Dataset entries:
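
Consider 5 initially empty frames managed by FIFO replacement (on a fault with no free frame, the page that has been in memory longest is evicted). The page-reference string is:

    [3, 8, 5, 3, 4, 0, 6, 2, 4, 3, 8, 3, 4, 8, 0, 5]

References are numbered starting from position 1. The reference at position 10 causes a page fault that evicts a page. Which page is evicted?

pos 1: 3 -> fault, frames {3}
pos 2: 8 -> fault, frames {3,8}
pos 3: 5 -> fault, frames {3,8,5}
pos 4: 3 -> hit
pos 5: 4 -> fault, frames {3,8,5,4}
pos 6: 0 -> fault, frames {3,8,5,4,0}
pos 7: 6 -> fault, evict 3, frames {8,5,4,0,6}
pos 8: 2 -> fault, evict 8, frames {5,4,0,6,2}
pos 9: 4 -> hit
pos 10: 3 -> fault, evict 5, frames {4,0,6,2,3}
At position 10, page 5 is evicted.

5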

#### Exercise:
Please reproduce, exactly as written, the lines of the records from the first line through the one containing "3, 4, 8, 0, 5]".

#### Written solution:
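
Consider 5 initially empty frames managed by FIFO replacement (on a fault with no free frame, the page that has been in memory longest is evicted). The page-reference string is:

    [3, 8, 5, 3, 4, 0, 6, 2, 4, 3, 8, 3, 4, 8, 0, 5]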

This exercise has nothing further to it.